## What this task involves:
Pick every line from the data that holds the word "Gather".

## Provided information:
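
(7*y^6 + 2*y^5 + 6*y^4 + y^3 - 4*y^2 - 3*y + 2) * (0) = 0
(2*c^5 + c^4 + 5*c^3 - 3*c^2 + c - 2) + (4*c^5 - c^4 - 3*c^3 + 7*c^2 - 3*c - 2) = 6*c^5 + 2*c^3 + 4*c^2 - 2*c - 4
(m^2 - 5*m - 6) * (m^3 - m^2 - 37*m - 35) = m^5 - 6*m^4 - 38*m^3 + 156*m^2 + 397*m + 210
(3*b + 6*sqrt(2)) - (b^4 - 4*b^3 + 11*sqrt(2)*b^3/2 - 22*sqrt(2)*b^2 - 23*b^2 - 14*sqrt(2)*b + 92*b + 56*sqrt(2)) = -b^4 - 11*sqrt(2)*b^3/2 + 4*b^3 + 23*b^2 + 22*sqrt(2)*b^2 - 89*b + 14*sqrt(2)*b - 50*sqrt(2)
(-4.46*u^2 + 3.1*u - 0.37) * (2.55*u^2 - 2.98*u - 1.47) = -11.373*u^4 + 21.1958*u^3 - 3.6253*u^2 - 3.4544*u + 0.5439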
* * *
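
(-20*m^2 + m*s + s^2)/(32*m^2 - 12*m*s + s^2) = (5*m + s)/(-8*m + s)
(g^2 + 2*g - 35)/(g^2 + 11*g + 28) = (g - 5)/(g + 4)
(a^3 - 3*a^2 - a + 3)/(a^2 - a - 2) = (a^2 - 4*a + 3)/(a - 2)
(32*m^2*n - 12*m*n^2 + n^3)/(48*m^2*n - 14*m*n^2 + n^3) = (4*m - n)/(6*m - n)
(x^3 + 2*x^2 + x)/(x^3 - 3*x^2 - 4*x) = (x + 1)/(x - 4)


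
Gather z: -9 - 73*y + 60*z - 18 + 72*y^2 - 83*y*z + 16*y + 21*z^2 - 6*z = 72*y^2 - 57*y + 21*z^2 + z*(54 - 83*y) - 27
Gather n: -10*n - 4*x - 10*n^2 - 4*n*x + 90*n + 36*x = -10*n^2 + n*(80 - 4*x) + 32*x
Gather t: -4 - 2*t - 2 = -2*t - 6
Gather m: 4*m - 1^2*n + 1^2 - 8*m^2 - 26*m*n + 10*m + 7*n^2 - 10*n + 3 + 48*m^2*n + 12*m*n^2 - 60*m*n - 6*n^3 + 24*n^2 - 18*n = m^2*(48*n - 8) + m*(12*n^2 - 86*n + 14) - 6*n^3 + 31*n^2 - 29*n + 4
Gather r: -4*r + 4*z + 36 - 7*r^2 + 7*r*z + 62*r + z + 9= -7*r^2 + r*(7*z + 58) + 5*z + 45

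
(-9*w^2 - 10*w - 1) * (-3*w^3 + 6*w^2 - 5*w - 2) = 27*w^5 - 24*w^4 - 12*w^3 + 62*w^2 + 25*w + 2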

## Response to this task:
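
Gather z: -9 - 73*y + 60*z - 18 + 72*y^2 - 83*y*z + 16*y + 21*z^2 - 6*z = 72*y^2 - 57*y + 21*z^2 + z*(54 - 83*y) - 27
Gather n: -10*n - 4*x - 10*n^2 - 4*n*x + 90*n + 36*x = -10*n^2 + n*(80 - 4*x) + 32*x
Gather t: -4 - 2*t - 2 = -2*t - 6
Gather m: 4*m - 1^2*n + 1^2 - 8*m^2 - 26*m*n + 10*m + 7*n^2 - 10*n + 3 + 48*m^2*n + 12*m*n^2 - 60*m*n - 6*n^3 + 24*n^2 - 18*n = m^2*(48*n - 8) + m*(12*n^2 - 86*n + 14) - 6*n^3 + 31*n^2 - 29*n + 4
Gather r: -4*r + 4*z + 36 - 7*r^2 + 7*r*z + 62*r + z + 9= -7*r^2 + r*(7*z + 58) + 5*z + 45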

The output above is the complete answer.